### ASSIGNMENT
Return only that part of the material below which starts with the line containing "Fill rule (top-left): a" and goes on through the line containing "T3: [6,8] [7,5]", restated exactly.

### RECORD SET
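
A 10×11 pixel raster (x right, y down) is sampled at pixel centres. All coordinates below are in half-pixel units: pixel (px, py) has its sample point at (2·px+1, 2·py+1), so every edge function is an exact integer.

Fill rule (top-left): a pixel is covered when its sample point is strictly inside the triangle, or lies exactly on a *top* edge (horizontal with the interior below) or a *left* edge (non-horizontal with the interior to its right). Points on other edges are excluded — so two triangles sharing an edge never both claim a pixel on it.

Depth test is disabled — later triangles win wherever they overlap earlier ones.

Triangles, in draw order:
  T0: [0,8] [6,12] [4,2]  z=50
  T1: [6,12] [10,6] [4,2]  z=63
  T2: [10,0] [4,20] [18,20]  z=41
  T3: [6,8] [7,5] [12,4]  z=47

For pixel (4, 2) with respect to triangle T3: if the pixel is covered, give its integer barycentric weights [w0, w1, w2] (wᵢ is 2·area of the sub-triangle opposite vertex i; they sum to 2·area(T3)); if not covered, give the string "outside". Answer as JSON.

T0:
  2·area = 52  (B↔C swapped to make it positive)
  edge (0, 8)→(4, 2): d=(4,-6) top-left  bias=+0
  edge (4, 2)→(6, 12): d=(2,10) right/bottom  bias=-1
  edge (6, 12)→(0, 8): d=(-6,-4) top-left  bias=+0
    (1,2)@(3, 5): e=[6,16,30] → #
    (2,2)@(5, 5): e=[18,-4,38] → ·
    (0,3)@(1, 7): e=[2,40,10] → #
    (2,3)@(5, 7): e=[26,0,26] → ·  [on edge]
    (0,4)@(1, 9): e=[10,44,-2] → ·
    (1,4)@(3, 9): e=[22,24,6] → #
    (2,4)@(5, 9): e=[34,4,14] → #
    (3,4)@(7, 9): e=[46,-16,22] → ·
    (1,5)@(3, 11): e=[30,28,-6] → ·
    (2,5)@(5, 11): e=[42,8,2] → #
    (3,5)@(7, 11): e=[54,-12,10] → ·
    (2,6)@(5, 13): e=[50,12,-10] → ·
    (3,8)@(7, 17): e=[78,0,-26] → ·  [on edge]
  covered (6 px):
    · · · · · · · · · ·
    · · · · · · · · · ·
    · # · · · · · · · ·
    # # · · · · · · · ·
    · # # · · · · · · ·
    · · # · · · · · · ·
    · · · · · · · · · ·
    · · · · · · · · · ·
    · · · · · · · · · ·
    · · · · · · · · · ·
    · · · · · · · · · ·
T1:
  2·area = 52  (B↔C swapped to make it positive)
  edge (6, 12)→(4, 2): d=(-2,-10) top-left  bias=+0
  edge (4, 2)→(10, 6): d=(6,4) right/bottom  bias=-1
  edge (10, 6)→(6, 12): d=(-4,6) right/bottom  bias=-1
    (2,1)@(5, 3): e=[8,2,42] → #
    (3,1)@(7, 3): e=[28,-6,30] → ·
    (2,2)@(5, 5): e=[4,14,34] → #
    (3,2)@(7, 5): e=[24,6,22] → #
    (4,2)@(9, 5): e=[44,-2,10] → ·
    (2,3)@(5, 7): e=[0,26,26] → #  [on edge]
    (4,3)@(9, 7): e=[40,10,2] → #
    (5,3)@(11, 7): e=[60,2,-10] → ·
    (2,4)@(5, 9): e=[-4,38,18] → ·
    (3,4)@(7, 9): e=[16,30,6] → #
    (4,4)@(9, 9): e=[36,22,-6] → ·
    (3,5)@(7, 11): e=[12,42,-2] → ·
    (3,8)@(7, 17): e=[0,78,-26] → ·  [on edge]
  covered (7 px):
    · · · · · · · · · ·
    · · # · · · · · · ·
    · · # # · · · · · ·
    · · # # # · · · · ·
    · · · # · · · · · ·
    · · · · · · · · · ·
    · · · · · · · · · ·
    · · · · · · · · · ·
    · · · · · · · · · ·
    · · · · · · · · · ·
    · · · · · · · · · ·
T2:
  2·area = 280  (B↔C swapped to make it positive)
  edge (10, 0)→(18, 20): d=(8,20) right/bottom  bias=-1
  edge (18, 20)→(4, 20): d=(-14,0) right/bottom  bias=-1
  edge (4, 20)→(10, 0): d=(6,-20) top-left  bias=+0
    (5,1)@(11, 3): e=[4,238,38] → #
    (6,1)@(13, 3): e=[-36,238,78] → ·
    (4,2)@(9, 5): e=[60,210,10] → #
    (6,2)@(13, 5): e=[-20,210,90] → ·
    (4,3)@(9, 7): e=[76,182,22] → #
    (6,3)@(13, 7): e=[-4,182,102] → ·
    (4,4)@(9, 9): e=[92,154,34] → #
    (6,4)@(13, 9): e=[12,154,114] → #
    (7,4)@(15, 9): e=[-28,154,154] → ·
    (3,5)@(7, 11): e=[148,126,6] → #
    (7,5)@(15, 11): e=[-12,126,166] → ·
    (3,6)@(7, 13): e=[164,98,18] → #
  covered (35 px):
    · · · · · · · · · ·
    · · · · · # · · · ·
    · · · · # # · · · ·
    · · · · # # · · · ·
    · · · · # # # · · ·
    · · · # # # # · · ·
    · · · # # # # # · ·
    · · · # # # # # · ·
    · · # # # # # # · ·
    · · # # # # # # # ·
    · · · · · · · · · ·
T3:
  2·area = 14
  edge (6, 8)→(7, 5): d=(1,-3) top-left  bias=+0
  edge (7, 5)→(12, 4): d=(5,-1) top-left  bias=+0
  edge (12, 4)→(6, 8): d=(-6,4) right/bottom  bias=-1
    (8,1)@(17, 3): e=[28,0,-14] → ·  [on edge]
    (3,2)@(7, 5): e=[0,0,14] → #  [on edge]
    (4,2)@(9, 5): e=[6,2,6] → #
    (5,2)@(11, 5): e=[12,4,-2] → ·
    (3,3)@(7, 7): e=[2,10,2] → #
    (4,3)@(9, 7): e=[8,12,-6] → ·
    (3,4)@(7, 9): e=[4,20,-10] → ·
    (2,5)@(5, 11): e=[0,28,-14] → ·  [on edge]
    (1,8)@(3, 17): e=[0,56,-42] → ·  [on edge]
  covered (3 px):
    · · · · · · · · · ·
    · · · · · · · · · ·
    · · · # # · · · · ·
    · · · # · · · · · ·
    · · · · · · · · · ·
    · · · · · · · · · ·
    · · · · · · · · · ·
    · · · · · · · · · ·
    · · · · · · · · · ·
    · · · · · · · · · ·
    · · · · · · · · · ·

Result: [2,6,6]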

### OUTPUT BELOW
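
Fill rule (top-left): a pixel is covered when its sample point is strictly inside the triangle, or lies exactly on a *top* edge (horizontal with the interior below) or a *left* edge (non-horizontal with the interior to its right). Points on other edges are excluded — so two triangles sharing an edge never both claim a pixel on it.

Depth test is disabled — later triangles win wherever they overlap earlier ones.

Triangles, in draw order:
  T0: [0,8] [6,12] [4,2]  z=50
  T1: [6,12] [10,6] [4,2]  z=63
  T2: [10,0] [4,20] [18,20]  z=41
  T3: [6,8] [7,5] [12,4]  z=47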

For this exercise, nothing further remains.